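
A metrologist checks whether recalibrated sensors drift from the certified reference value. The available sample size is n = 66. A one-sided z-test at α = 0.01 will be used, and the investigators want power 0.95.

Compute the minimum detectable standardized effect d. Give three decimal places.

d ≈ 0.489

Need Φ(δ − 2.326) = 0.95, so δ = 2.326 + 1.645 = 3.971.
δ = d·√n ⇒ d = δ/√n = 3.971/√66 = 0.4888.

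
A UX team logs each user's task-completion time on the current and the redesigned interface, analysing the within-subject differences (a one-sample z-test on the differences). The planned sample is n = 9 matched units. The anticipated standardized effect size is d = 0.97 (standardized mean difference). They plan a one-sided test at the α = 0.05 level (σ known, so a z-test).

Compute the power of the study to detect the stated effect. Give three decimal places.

Noncentrality parameter: δ = d·√n = 0.97 × √9 = 2.9100
Critical value for a one-sided test at α = 0.05: z_α = 1.645.
Power = P(Z > 1.645 − δ) = Φ(1.265) = 0.8971.

Power ≈ 0.897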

□ □ □ □ □

**PROBLEM DESCRIPTION**.
Only the lines from the one containing "Compute the power" through the last line of the records above are to be reproduced, exactly and with both ends included.

**REPLY**.
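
Compute the power of the study to detect the stated effect. Give three decimal places.

Noncentrality parameter: δ = d·√n = 0.97 × √9 = 2.9100
Critical value for a one-sided test at α = 0.05: z_α = 1.645.
Power = P(Z > 1.645 − δ) = Φ(1.265) = 0.8971.

Power ≈ 0.897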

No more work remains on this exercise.